(EXERCISE INPUT):
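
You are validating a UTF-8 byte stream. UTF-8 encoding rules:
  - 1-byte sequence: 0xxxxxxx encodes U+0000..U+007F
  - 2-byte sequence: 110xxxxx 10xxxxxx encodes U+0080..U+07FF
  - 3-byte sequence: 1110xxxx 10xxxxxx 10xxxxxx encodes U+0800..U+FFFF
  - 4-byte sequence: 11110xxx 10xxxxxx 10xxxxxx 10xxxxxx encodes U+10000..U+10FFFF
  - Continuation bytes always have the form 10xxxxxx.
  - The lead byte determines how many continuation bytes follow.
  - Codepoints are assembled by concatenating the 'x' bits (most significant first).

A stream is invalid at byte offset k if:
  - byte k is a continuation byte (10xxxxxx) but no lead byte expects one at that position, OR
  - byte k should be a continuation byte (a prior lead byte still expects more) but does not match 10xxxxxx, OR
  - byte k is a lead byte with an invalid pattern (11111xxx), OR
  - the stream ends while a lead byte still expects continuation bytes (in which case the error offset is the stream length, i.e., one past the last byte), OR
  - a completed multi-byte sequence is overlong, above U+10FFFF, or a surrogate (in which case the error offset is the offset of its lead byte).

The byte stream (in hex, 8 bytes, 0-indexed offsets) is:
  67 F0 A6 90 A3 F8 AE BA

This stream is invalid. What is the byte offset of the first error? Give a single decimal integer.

Byte[0]=67: 1-byte ASCII. cp=U+0067
Byte[1]=F0: 4-byte lead, need 3 cont bytes. acc=0x0
Byte[2]=A6: continuation. acc=(acc<<6)|0x26=0x26
Byte[3]=90: continuation. acc=(acc<<6)|0x10=0x990
Byte[4]=A3: continuation. acc=(acc<<6)|0x23=0x26423
Completed: cp=U+26423 (starts at byte 1)
Byte[5]=F8: INVALID lead byte (not 0xxx/110x/1110/11110)

Answer: 5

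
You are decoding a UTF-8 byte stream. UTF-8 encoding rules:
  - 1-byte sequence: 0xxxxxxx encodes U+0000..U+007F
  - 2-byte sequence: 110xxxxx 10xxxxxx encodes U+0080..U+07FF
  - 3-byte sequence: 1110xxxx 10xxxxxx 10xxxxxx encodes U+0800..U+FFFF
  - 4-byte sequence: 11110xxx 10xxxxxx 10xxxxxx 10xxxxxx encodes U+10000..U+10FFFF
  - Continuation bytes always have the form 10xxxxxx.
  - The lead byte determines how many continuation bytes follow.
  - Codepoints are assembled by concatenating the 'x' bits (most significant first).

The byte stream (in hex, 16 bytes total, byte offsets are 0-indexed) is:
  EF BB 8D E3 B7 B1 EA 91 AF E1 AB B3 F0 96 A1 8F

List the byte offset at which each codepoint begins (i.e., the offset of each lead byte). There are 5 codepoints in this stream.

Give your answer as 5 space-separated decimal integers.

Byte[0]=EF: 3-byte lead, need 2 cont bytes. acc=0xF
Byte[1]=BB: continuation. acc=(acc<<6)|0x3B=0x3FB
Byte[2]=8D: continuation. acc=(acc<<6)|0x0D=0xFECD
Completed: cp=U+FECD (starts at byte 0)
Byte[3]=E3: 3-byte lead, need 2 cont bytes. acc=0x3
Byte[4]=B7: continuation. acc=(acc<<6)|0x37=0xF7
Byte[5]=B1: continuation. acc=(acc<<6)|0x31=0x3DF1
Completed: cp=U+3DF1 (starts at byte 3)
Byte[6]=EA: 3-byte lead, need 2 cont bytes. acc=0xA
Byte[7]=91: continuation. acc=(acc<<6)|0x11=0x291
Byte[8]=AF: continuation. acc=(acc<<6)|0x2F=0xA46F
Completed: cp=U+A46F (starts at byte 6)
Byte[9]=E1: 3-byte lead, need 2 cont bytes. acc=0x1
Byte[10]=AB: continuation. acc=(acc<<6)|0x2B=0x6B
Byte[11]=B3: continuation. acc=(acc<<6)|0x33=0x1AF3
Completed: cp=U+1AF3 (starts at byte 9)
Byte[12]=F0: 4-byte lead, need 3 cont bytes. acc=0x0
Byte[13]=96: continuation. acc=(acc<<6)|0x16=0x16
Byte[14]=A1: continuation. acc=(acc<<6)|0x21=0x5A1
Byte[15]=8F: continuation. acc=(acc<<6)|0x0F=0x1684F
Completed: cp=U+1684F (starts at byte 12)

Answer: 0 3 6 9 12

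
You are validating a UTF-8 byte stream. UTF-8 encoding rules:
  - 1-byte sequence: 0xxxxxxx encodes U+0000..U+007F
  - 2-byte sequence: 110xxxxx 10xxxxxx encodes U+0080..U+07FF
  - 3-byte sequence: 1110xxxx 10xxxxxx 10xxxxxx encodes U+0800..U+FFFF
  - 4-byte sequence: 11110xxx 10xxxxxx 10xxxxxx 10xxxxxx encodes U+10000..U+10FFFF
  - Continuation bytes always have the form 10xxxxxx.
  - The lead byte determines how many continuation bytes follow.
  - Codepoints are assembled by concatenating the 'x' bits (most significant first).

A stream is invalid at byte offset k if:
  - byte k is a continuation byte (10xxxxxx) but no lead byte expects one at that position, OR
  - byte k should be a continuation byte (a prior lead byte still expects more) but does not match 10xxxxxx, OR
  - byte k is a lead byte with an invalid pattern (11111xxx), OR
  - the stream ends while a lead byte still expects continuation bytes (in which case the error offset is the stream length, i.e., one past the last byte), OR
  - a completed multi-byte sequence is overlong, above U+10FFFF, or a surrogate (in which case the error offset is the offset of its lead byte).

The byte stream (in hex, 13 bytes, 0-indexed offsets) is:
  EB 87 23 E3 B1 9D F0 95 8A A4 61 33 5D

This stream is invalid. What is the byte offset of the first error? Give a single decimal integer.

Byte[0]=EB: 3-byte lead, need 2 cont bytes. acc=0xB
Byte[1]=87: continuation. acc=(acc<<6)|0x07=0x2C7
Byte[2]=23: expected 10xxxxxx continuation. INVALID

Answer: 2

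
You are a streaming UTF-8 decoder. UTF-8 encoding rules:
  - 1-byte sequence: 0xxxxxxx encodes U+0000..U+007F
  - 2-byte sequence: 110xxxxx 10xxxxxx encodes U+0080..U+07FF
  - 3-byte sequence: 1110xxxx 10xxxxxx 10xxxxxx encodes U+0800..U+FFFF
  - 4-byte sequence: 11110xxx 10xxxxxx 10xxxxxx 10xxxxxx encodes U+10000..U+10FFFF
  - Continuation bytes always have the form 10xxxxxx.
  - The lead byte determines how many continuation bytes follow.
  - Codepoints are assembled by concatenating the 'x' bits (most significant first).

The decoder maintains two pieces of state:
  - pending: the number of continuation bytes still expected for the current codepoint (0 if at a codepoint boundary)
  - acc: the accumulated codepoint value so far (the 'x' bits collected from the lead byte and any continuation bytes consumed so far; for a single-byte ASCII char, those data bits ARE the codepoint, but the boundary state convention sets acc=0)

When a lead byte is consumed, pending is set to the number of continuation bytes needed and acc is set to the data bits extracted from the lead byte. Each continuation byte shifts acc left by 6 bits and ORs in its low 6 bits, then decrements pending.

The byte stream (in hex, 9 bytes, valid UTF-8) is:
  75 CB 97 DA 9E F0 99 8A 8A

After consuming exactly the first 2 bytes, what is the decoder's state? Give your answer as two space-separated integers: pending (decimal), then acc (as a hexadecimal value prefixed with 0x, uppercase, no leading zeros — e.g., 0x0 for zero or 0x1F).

Byte[0]=75: 1-byte. pending=0, acc=0x0
Byte[1]=CB: 2-byte lead. pending=1, acc=0xB

Answer: 1 0xB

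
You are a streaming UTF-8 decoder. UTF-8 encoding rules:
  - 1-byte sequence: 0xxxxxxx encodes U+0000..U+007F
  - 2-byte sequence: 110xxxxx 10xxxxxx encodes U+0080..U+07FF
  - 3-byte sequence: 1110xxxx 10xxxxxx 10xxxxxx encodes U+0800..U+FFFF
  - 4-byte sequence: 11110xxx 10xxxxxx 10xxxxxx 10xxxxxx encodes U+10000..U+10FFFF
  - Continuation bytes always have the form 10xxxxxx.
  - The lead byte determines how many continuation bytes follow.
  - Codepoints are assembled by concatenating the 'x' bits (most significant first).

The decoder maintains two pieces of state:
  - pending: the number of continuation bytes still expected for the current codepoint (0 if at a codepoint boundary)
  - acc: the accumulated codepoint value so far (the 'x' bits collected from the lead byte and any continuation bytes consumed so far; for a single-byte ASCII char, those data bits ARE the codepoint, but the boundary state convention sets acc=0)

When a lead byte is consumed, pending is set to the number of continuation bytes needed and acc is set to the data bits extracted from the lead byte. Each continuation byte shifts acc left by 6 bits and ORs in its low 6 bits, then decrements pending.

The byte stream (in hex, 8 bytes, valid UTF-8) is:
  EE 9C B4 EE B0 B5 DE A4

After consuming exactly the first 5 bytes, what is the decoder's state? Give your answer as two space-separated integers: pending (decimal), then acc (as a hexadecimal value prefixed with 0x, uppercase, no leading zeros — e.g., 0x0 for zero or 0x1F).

Byte[0]=EE: 3-byte lead. pending=2, acc=0xE
Byte[1]=9C: continuation. acc=(acc<<6)|0x1C=0x39C, pending=1
Byte[2]=B4: continuation. acc=(acc<<6)|0x34=0xE734, pending=0
Byte[3]=EE: 3-byte lead. pending=2, acc=0xE
Byte[4]=B0: continuation. acc=(acc<<6)|0x30=0x3B0, pending=1

Answer: 1 0x3B0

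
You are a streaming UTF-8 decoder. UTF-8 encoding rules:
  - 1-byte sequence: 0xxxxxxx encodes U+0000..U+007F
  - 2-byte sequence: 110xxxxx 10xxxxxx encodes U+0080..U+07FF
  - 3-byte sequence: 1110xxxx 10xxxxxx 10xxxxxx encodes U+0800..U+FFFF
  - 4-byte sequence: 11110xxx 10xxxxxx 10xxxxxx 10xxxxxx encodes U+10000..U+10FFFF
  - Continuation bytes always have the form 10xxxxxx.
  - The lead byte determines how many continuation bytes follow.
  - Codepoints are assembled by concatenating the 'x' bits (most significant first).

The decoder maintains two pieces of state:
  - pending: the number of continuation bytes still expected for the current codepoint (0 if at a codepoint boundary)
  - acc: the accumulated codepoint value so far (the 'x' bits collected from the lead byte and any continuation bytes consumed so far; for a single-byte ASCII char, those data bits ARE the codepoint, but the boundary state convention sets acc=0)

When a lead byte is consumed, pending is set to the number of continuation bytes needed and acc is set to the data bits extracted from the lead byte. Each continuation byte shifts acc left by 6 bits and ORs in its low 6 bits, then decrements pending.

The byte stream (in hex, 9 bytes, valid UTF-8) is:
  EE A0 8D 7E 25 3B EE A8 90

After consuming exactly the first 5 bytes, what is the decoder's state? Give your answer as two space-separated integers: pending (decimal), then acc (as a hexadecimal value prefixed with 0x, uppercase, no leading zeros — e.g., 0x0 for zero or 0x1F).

Byte[0]=EE: 3-byte lead. pending=2, acc=0xE
Byte[1]=A0: continuation. acc=(acc<<6)|0x20=0x3A0, pending=1
Byte[2]=8D: continuation. acc=(acc<<6)|0x0D=0xE80D, pending=0
Byte[3]=7E: 1-byte. pending=0, acc=0x0
Byte[4]=25: 1-byte. pending=0, acc=0x0

Answer: 0 0x0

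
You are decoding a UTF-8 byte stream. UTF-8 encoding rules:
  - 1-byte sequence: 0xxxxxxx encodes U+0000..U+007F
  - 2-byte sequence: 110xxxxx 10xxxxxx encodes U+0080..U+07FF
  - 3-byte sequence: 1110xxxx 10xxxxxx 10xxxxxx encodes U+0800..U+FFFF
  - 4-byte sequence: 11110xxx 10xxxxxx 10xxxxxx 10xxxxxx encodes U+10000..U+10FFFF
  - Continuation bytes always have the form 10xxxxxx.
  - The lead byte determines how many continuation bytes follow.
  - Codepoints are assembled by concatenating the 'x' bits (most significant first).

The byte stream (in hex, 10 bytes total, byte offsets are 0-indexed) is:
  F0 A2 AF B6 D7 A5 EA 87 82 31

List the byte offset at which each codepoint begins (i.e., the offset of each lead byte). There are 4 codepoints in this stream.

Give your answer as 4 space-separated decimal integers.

Byte[0]=F0: 4-byte lead, need 3 cont bytes. acc=0x0
Byte[1]=A2: continuation. acc=(acc<<6)|0x22=0x22
Byte[2]=AF: continuation. acc=(acc<<6)|0x2F=0x8AF
Byte[3]=B6: continuation. acc=(acc<<6)|0x36=0x22BF6
Completed: cp=U+22BF6 (starts at byte 0)
Byte[4]=D7: 2-byte lead, need 1 cont bytes. acc=0x17
Byte[5]=A5: continuation. acc=(acc<<6)|0x25=0x5E5
Completed: cp=U+05E5 (starts at byte 4)
Byte[6]=EA: 3-byte lead, need 2 cont bytes. acc=0xA
Byte[7]=87: continuation. acc=(acc<<6)|0x07=0x287
Byte[8]=82: continuation. acc=(acc<<6)|0x02=0xA1C2
Completed: cp=U+A1C2 (starts at byte 6)
Byte[9]=31: 1-byte ASCII. cp=U+0031

Answer: 0 4 6 9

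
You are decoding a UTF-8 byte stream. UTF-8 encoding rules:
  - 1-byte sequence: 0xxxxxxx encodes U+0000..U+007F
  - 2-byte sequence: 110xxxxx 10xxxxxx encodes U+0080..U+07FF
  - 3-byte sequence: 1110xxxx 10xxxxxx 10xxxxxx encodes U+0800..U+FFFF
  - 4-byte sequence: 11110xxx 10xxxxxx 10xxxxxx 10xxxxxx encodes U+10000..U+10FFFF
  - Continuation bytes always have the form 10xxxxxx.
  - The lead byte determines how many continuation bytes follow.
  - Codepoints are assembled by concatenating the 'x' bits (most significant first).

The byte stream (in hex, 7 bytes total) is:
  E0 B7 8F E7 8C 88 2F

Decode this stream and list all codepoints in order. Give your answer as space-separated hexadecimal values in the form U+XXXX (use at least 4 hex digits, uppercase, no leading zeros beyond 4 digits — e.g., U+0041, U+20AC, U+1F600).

Byte[0]=E0: 3-byte lead, need 2 cont bytes. acc=0x0
Byte[1]=B7: continuation. acc=(acc<<6)|0x37=0x37
Byte[2]=8F: continuation. acc=(acc<<6)|0x0F=0xDCF
Completed: cp=U+0DCF (starts at byte 0)
Byte[3]=E7: 3-byte lead, need 2 cont bytes. acc=0x7
Byte[4]=8C: continuation. acc=(acc<<6)|0x0C=0x1CC
Byte[5]=88: continuation. acc=(acc<<6)|0x08=0x7308
Completed: cp=U+7308 (starts at byte 3)
Byte[6]=2F: 1-byte ASCII. cp=U+002F

Answer: U+0DCF U+7308 U+002F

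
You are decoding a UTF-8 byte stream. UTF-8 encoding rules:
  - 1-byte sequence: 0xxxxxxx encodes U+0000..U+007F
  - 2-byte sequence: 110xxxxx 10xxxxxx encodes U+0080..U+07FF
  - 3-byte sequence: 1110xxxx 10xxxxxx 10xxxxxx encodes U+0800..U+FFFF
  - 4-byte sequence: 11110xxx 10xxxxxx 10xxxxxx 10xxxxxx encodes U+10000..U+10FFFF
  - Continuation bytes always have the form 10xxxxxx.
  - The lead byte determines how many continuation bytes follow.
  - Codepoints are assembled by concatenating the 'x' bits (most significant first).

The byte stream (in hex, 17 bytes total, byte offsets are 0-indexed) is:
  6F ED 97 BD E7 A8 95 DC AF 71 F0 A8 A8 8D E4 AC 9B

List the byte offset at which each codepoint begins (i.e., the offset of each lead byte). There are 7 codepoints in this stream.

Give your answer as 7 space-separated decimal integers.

Byte[0]=6F: 1-byte ASCII. cp=U+006F
Byte[1]=ED: 3-byte lead, need 2 cont bytes. acc=0xD
Byte[2]=97: continuation. acc=(acc<<6)|0x17=0x357
Byte[3]=BD: continuation. acc=(acc<<6)|0x3D=0xD5FD
Completed: cp=U+D5FD (starts at byte 1)
Byte[4]=E7: 3-byte lead, need 2 cont bytes. acc=0x7
Byte[5]=A8: continuation. acc=(acc<<6)|0x28=0x1E8
Byte[6]=95: continuation. acc=(acc<<6)|0x15=0x7A15
Completed: cp=U+7A15 (starts at byte 4)
Byte[7]=DC: 2-byte lead, need 1 cont bytes. acc=0x1C
Byte[8]=AF: continuation. acc=(acc<<6)|0x2F=0x72F
Completed: cp=U+072F (starts at byte 7)
Byte[9]=71: 1-byte ASCII. cp=U+0071
Byte[10]=F0: 4-byte lead, need 3 cont bytes. acc=0x0
Byte[11]=A8: continuation. acc=(acc<<6)|0x28=0x28
Byte[12]=A8: continuation. acc=(acc<<6)|0x28=0xA28
Byte[13]=8D: continuation. acc=(acc<<6)|0x0D=0x28A0D
Completed: cp=U+28A0D (starts at byte 10)
Byte[14]=E4: 3-byte lead, need 2 cont bytes. acc=0x4
Byte[15]=AC: continuation. acc=(acc<<6)|0x2C=0x12C
Byte[16]=9B: continuation. acc=(acc<<6)|0x1B=0x4B1B
Completed: cp=U+4B1B (starts at byte 14)

Answer: 0 1 4 7 9 10 14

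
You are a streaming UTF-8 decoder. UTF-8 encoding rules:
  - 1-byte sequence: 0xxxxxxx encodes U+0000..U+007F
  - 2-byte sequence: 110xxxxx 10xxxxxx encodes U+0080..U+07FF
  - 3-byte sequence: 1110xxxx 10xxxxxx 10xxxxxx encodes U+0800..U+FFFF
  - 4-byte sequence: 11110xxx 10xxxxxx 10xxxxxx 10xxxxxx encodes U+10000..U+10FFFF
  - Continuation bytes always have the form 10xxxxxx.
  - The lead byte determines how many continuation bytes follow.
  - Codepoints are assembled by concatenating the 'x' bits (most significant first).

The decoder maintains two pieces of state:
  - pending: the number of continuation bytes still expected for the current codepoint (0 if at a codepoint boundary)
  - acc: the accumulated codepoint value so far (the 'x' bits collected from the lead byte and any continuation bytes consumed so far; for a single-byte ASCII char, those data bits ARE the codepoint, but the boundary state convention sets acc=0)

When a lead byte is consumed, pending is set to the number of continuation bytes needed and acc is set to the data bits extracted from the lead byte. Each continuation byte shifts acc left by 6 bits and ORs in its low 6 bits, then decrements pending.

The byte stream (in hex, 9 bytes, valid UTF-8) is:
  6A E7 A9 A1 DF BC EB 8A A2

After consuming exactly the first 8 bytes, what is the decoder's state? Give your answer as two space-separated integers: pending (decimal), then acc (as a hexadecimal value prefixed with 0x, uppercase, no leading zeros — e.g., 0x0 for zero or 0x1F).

Answer: 1 0x2CA

Derivation:
Byte[0]=6A: 1-byte. pending=0, acc=0x0
Byte[1]=E7: 3-byte lead. pending=2, acc=0x7
Byte[2]=A9: continuation. acc=(acc<<6)|0x29=0x1E9, pending=1
Byte[3]=A1: continuation. acc=(acc<<6)|0x21=0x7A61, pending=0
Byte[4]=DF: 2-byte lead. pending=1, acc=0x1F
Byte[5]=BC: continuation. acc=(acc<<6)|0x3C=0x7FC, pending=0
Byte[6]=EB: 3-byte lead. pending=2, acc=0xB
Byte[7]=8A: continuation. acc=(acc<<6)|0x0A=0x2CA, pending=1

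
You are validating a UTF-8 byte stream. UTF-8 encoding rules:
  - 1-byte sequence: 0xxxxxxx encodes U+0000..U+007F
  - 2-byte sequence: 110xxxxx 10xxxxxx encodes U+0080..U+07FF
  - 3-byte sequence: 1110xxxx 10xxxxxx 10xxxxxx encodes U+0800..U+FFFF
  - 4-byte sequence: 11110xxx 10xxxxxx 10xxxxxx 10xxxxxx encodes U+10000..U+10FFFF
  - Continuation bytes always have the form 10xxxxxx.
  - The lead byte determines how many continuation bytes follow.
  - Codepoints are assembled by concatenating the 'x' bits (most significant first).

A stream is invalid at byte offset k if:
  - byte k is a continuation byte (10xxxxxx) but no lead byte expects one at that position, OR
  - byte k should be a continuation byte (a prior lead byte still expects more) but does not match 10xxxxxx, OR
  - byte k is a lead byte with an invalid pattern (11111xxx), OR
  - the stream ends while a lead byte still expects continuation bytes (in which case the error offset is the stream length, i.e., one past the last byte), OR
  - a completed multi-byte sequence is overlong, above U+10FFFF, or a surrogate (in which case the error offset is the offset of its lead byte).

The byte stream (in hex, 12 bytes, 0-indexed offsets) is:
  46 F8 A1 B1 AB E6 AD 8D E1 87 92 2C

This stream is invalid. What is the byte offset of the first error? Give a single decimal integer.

Answer: 1

Derivation:
Byte[0]=46: 1-byte ASCII. cp=U+0046
Byte[1]=F8: INVALID lead byte (not 0xxx/110x/1110/11110)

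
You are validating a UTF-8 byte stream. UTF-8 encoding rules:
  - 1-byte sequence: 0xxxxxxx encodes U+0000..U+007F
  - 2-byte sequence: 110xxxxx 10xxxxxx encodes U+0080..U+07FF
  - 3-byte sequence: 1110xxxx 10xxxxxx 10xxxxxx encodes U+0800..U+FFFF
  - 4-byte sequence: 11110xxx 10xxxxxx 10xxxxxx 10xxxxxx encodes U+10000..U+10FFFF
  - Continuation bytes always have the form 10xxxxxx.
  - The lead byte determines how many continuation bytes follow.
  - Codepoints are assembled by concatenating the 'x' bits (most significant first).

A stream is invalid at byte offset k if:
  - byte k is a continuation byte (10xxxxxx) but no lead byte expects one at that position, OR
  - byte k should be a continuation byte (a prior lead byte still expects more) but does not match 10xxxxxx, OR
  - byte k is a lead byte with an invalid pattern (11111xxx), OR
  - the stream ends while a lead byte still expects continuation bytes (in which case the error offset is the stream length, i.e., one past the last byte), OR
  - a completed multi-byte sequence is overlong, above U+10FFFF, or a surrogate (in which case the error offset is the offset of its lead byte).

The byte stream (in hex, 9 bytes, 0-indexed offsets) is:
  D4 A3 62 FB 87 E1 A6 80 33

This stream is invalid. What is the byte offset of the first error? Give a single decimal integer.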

(TASK TO COMPLETE): Please go through the data above and copy each line that has the word "begins".

(SOLUTION TO THE PROBLEM):
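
List the byte offset at which each codepoint begins (i.e., the offset of each lead byte). There are 5 codepoints in this stream.
List the byte offset at which each codepoint begins (i.e., the offset of each lead byte). There are 4 codepoints in this stream.
List the byte offset at which each codepoint begins (i.e., the offset of each lead byte). There are 7 codepoints in this stream.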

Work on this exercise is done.